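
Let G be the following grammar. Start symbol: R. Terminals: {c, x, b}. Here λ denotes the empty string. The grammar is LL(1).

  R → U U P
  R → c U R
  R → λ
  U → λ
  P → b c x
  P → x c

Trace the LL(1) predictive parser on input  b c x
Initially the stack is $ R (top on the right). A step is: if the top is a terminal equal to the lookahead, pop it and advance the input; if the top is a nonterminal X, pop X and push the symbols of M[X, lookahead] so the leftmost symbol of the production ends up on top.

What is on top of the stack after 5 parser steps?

     Stack    Input    Action
  1  $ R      b c x $  expand R → U U P
  2  $ P U U  b c x $  expand U → λ
  3  $ P U    b c x $  expand U → λ
  4  $ P      b c x $  expand P → b c x
  5  $ x c b  b c x $  match b
Stack after step 5: $ x c (top = c).

c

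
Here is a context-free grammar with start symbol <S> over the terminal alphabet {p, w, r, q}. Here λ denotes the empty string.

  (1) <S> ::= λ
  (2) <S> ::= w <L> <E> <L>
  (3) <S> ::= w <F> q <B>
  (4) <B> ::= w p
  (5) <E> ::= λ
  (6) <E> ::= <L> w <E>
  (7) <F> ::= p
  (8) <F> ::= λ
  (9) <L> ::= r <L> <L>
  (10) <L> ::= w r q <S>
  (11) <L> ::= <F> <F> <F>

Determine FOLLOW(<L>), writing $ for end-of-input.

{$, p, r, w}

FIRST(<S>) = {λ, w}
FIRST(<B>) = {w}
FIRST(<F>) = {λ, p}
FIRST(<L>) = {λ, p, r, w}  (via <F> <F> <F>)
FIRST(<E>) = {λ, p, r, w}  (via <L> w <E>)
FOLLOW(<S>) includes $ since <S> is the start symbol.
FOLLOW(<S>): in <L>::=w r q <S>, the suffix after <S> is empty, so FOLLOW(<S>) ⊇ FOLLOW(<L>) = {$, p, r, w}. Thus FOLLOW(<S>) = {$, p, r, w}.
FOLLOW(<B>): in <S>::=w <F> q <B>, the suffix after <B> is empty, so FOLLOW(<B>) ⊇ FOLLOW(<S>) = {$, p, r, w}. Thus FOLLOW(<B>) = {$, p, r, w}.
FOLLOW(<E>): in <S>::=w <L> <E> <L>, <E> is followed by <L> with FIRST {λ, p, r, w}; in <S>::=w <L> <E> <L>, the suffix after <E> is nullable, so FOLLOW(<E>) ⊇ FOLLOW(<S>) = {$, p, r, w}; in <E>::=<L> w <E>, the suffix after <E> is empty (adds nothing new). Thus FOLLOW(<E>) = {$, p, r, w}.
FOLLOW(<L>): in <S>::=w <L> <E> <L> (occurrence 1), <L> is followed by <E> <L> with FIRST {λ, p, r, w}; in <S>::=w <L> <E> <L> (occurrence 1), the suffix after <L> is nullable, so FOLLOW(<L>) ⊇ FOLLOW(<S>) = {$, p, r, w}; in <S>::=w <L> <E> <L> (occurrence 2), the suffix after <L> is empty, so FOLLOW(<L>) ⊇ FOLLOW(<S>) = {$, p, r, w}; in <E>::=<L> w <E>, <L> is followed by w <E> with FIRST {w}; in <L>::=r <L> <L> (occurrence 1), <L> is followed by <L> with FIRST {λ, p, r, w}; in <L>::=r <L> <L> (occurrence 1), the suffix after <L> is nullable (adds nothing new); in <L>::=r <L> <L> (occurrence 2), the suffix after <L> is empty (adds nothing new). Thus FOLLOW(<L>) = {$, p, r, w}.
FOLLOW(<F>): in <S>::=w <F> q <B>, <F> is followed by q <B> with FIRST {q}; in <L>::=<F> <F> <F> (occurrence 1), <F> is followed by <F> <F> with FIRST {λ, p}; in <L>::=<F> <F> <F> (occurrence 1), the suffix after <F> is nullable, so FOLLOW(<F>) ⊇ FOLLOW(<L>) = {$, p, r, w}; in <L>::=<F> <F> <F> (occurrence 2), <F> is followed by <F> with FIRST {λ, p}; in <L>::=<F> <F> <F> (occurrence 2), the suffix after <F> is nullable, so FOLLOW(<F>) ⊇ FOLLOW(<L>) = {$, p, r, w}; in <L>::=<F> <F> <F> (occurrence 3), the suffix after <F> is empty, so FOLLOW(<F>) ⊇ FOLLOW(<L>) = {$, p, r, w}. Thus FOLLOW(<F>) = {$, p, q, r, w}.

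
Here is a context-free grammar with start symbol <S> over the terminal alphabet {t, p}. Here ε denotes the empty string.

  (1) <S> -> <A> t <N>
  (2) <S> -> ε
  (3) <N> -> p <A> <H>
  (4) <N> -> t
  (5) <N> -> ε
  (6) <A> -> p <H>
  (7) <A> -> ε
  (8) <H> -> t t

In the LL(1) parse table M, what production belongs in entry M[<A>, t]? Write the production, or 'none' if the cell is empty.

FIRST(<N>) = {ε, p, t}
FIRST(<A>) = {ε, p}
FIRST(<H>) = {t}
FIRST(<S>) = {ε, p, t}  (via <A> t <N>)
FOLLOW(<S>) includes $ since <S> is the start symbol.
FOLLOW(<A>): in <S>-><A> t <N>, <A> is followed by t <N> with FIRST {t}; in <N>->p <A> <H>, <A> is followed by <H> with FIRST {t}. Thus FOLLOW(<A>) = {t}.
For <A> -> p <H>: FIRST(p <H>) = {p}, so it goes in M[<A>, t] for t ∈ {p}.
For <A> -> ε: FIRST(ε) = {ε}, so it goes in M[<A>, t] for t ∈ {}; since ε ∈ FIRST, also for every t ∈ FOLLOW(<A>) = {t}.

<A> -> ε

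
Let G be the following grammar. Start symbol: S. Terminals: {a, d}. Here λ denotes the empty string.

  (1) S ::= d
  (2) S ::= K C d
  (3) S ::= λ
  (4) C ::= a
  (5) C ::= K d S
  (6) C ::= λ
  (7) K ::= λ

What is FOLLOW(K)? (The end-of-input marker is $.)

{a, d}

FIRST(K) = {λ}
FIRST(C) = {λ, a, d}  (via K d S)
FIRST(S) = {λ, a, d}  (via K C d)
FOLLOW(S) includes $ since S is the start symbol.
FOLLOW(C): in S::=K C d, C is followed by d with FIRST {d}. Thus FOLLOW(C) = {d}.
FOLLOW(S): in C::=K d S, the suffix after S is empty, so FOLLOW(S) ⊇ FOLLOW(C) = {d}. Thus FOLLOW(S) = {$, d}.
FOLLOW(K): in S::=K C d, K is followed by C d with FIRST {a, d}; in C::=K d S, K is followed by d S with FIRST {d}. Thus FOLLOW(K) = {a, d}.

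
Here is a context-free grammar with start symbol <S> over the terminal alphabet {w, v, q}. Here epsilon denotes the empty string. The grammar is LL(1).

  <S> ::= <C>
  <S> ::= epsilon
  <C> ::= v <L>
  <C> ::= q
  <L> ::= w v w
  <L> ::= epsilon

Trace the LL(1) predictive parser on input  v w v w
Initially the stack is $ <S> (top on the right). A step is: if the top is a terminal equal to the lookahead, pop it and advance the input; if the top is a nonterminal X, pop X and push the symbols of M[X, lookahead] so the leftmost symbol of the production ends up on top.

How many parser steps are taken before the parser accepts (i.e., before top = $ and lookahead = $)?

step 1: stack=$ <S>  input=v w v w $  — expand <S> ::= <C>
step 2: stack=$ <C>  input=v w v w $  — expand <C> ::= v <L>
step 3: stack=$ <L> v  input=v w v w $  — match v
step 4: stack=$ <L>  input=w v w $  — expand <L> ::= w v w
step 5: stack=$ w v w  input=w v w $  — match w
step 6: stack=$ w v  input=v w $  — match v
step 7: stack=$ w  input=w $  — match w
Accept reached after 7 steps.

7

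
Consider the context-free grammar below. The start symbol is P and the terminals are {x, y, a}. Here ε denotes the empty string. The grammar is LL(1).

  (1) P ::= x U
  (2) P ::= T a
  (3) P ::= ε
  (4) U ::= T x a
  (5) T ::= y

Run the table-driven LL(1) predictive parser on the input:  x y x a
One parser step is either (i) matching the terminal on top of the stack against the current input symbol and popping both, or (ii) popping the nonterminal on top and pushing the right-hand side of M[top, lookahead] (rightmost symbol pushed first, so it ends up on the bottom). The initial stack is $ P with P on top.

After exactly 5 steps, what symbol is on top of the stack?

step 1: stack=$ P  input=x y x a $  — expand P ::= x U
step 2: stack=$ U x  input=x y x a $  — match x
step 3: stack=$ U  input=y x a $  — expand U ::= T x a
step 4: stack=$ a x T  input=y x a $  — expand T ::= y
step 5: stack=$ a x y  input=y x a $  — match y
Stack after step 5: $ a x (top = x).

x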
☆ ☆ ☆ ☆ ☆ ☆ ☆
Present each line from the listing that holds the string "following".

* RESULT OF THIS TASK:
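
Let G be the following grammar. Start symbol: R. Terminals: {c, x, b}. Here λ denotes the empty string. The grammar is LL(1).
Let G be the following grammar. Start symbol: S. Terminals: {a, d}. Here λ denotes the empty string.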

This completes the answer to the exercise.